- [PROVIDED ENTRIES]:
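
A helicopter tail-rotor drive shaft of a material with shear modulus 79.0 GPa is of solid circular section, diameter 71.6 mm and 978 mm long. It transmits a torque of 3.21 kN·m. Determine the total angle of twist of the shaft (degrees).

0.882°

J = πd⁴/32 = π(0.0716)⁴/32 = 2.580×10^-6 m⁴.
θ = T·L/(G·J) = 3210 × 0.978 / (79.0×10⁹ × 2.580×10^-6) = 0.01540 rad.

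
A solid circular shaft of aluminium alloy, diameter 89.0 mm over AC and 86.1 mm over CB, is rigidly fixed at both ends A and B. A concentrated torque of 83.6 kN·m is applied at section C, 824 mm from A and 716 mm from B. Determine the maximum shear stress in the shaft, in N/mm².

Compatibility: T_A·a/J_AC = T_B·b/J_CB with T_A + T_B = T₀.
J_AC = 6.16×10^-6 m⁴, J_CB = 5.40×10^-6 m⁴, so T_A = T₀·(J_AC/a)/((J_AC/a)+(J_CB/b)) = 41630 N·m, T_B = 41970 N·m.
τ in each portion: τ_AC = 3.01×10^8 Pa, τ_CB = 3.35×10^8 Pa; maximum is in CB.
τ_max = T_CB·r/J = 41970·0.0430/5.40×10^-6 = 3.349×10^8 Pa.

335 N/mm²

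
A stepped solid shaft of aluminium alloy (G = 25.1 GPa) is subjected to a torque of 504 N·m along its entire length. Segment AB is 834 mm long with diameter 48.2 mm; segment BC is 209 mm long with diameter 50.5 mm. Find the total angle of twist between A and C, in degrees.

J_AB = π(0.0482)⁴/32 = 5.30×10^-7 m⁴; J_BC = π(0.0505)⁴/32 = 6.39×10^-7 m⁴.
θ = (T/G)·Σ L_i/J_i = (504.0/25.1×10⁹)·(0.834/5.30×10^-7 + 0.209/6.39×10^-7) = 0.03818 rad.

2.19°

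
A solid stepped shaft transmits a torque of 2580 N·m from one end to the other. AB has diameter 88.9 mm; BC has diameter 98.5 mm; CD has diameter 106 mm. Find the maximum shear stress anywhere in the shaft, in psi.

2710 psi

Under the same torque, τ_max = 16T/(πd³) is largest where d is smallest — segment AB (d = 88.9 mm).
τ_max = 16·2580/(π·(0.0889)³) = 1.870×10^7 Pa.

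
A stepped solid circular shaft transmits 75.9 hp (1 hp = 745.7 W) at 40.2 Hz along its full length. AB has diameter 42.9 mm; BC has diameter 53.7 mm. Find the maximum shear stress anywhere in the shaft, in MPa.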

- [WHAT TO WORK ON]: All lines from the one with "A solid stepped" through the end of the material above are to be printed exactly, and only those.

- [REPLY]:
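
A solid stepped shaft transmits a torque of 2580 N·m from one end to the other. AB has diameter 88.9 mm; BC has diameter 98.5 mm; CD has diameter 106 mm. Find the maximum shear stress anywhere in the shaft, in psi.

2710 psi

Under the same torque, τ_max = 16T/(πd³) is largest where d is smallest — segment AB (d = 88.9 mm).
τ_max = 16·2580/(π·(0.0889)³) = 1.870×10^7 Pa.

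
A stepped solid circular shaft transmits 75.9 hp (1 hp = 745.7 W) at 40.2 Hz along its full length. AB has diameter 42.9 mm; BC has diameter 53.7 mm. Find the maximum shear stress anywhere in the shaft, in MPa.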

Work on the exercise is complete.